ASSIGNED TASK
Looking at the listing below, retype exactly the lines starting at the one containing "Let p = 47, q" and ending at the one containing "Use the Chinese remainder theorem to solve x ≡ 1", both included, and nothing else.

DATASET RECORDS
··········
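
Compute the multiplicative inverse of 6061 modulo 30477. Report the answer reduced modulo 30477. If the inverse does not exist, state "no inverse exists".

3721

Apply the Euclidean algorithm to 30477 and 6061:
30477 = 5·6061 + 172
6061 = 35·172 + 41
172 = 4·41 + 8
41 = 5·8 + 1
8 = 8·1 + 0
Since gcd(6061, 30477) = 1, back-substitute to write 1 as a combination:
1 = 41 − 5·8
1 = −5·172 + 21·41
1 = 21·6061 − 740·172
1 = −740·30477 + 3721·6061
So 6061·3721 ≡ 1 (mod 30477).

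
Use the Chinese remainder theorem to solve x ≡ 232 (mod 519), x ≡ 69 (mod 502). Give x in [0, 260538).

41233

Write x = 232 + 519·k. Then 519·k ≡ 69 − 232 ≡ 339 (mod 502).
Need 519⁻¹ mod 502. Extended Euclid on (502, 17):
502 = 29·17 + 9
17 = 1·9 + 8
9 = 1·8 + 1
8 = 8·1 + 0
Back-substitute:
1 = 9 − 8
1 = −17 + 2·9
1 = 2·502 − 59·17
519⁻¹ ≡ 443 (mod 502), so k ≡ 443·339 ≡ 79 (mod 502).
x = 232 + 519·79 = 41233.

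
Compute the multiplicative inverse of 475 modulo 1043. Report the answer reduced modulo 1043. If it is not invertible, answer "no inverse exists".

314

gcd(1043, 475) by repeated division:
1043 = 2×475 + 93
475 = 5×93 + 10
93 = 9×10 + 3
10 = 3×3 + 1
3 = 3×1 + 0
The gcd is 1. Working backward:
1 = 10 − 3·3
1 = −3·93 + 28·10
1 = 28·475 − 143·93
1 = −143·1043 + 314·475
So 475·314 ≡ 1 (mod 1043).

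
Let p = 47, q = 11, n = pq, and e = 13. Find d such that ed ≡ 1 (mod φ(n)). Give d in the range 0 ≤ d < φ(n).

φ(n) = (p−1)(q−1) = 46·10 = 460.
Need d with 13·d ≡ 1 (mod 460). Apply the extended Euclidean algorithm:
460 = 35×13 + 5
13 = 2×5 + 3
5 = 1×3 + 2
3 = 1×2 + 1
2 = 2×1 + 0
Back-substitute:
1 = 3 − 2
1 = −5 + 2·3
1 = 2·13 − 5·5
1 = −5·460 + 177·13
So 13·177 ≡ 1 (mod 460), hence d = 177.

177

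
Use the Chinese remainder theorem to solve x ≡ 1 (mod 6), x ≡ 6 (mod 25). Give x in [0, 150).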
··········
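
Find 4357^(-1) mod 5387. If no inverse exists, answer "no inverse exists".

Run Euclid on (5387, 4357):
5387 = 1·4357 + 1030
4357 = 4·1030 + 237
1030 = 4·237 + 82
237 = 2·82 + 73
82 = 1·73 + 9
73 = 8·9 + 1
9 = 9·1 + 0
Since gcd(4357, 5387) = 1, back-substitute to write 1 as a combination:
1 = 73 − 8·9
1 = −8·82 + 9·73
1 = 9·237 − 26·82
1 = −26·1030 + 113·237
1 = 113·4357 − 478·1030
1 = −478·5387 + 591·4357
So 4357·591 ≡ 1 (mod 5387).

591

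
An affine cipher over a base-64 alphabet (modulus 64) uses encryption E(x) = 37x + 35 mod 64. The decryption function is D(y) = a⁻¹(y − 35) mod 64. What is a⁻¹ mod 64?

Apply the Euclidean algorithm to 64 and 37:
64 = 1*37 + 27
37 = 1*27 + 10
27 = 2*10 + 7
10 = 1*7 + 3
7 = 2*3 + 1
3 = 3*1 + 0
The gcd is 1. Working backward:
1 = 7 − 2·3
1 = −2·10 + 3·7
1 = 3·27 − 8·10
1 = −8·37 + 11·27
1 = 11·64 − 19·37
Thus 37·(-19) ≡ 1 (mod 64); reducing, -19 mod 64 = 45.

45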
··········
RESPONSE AREA
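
Let p = 47, q = 11, n = pq, and e = 13. Find d such that ed ≡ 1 (mod φ(n)). Give d in the range 0 ≤ d < φ(n).

φ(n) = (p−1)(q−1) = 46·10 = 460.
Need d with 13·d ≡ 1 (mod 460). Apply the extended Euclidean algorithm:
460 = 35×13 + 5
13 = 2×5 + 3
5 = 1×3 + 2
3 = 1×2 + 1
2 = 2×1 + 0
Back-substitute:
1 = 3 − 2
1 = −5 + 2·3
1 = 2·13 − 5·5
1 = −5·460 + 177·13
So 13·177 ≡ 1 (mod 460), hence d = 177.

177

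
Use the Chinese remainder theorem to solve x ≡ 1 (mod 6), x ≡ 6 (mod 25). Give x in [0, 150).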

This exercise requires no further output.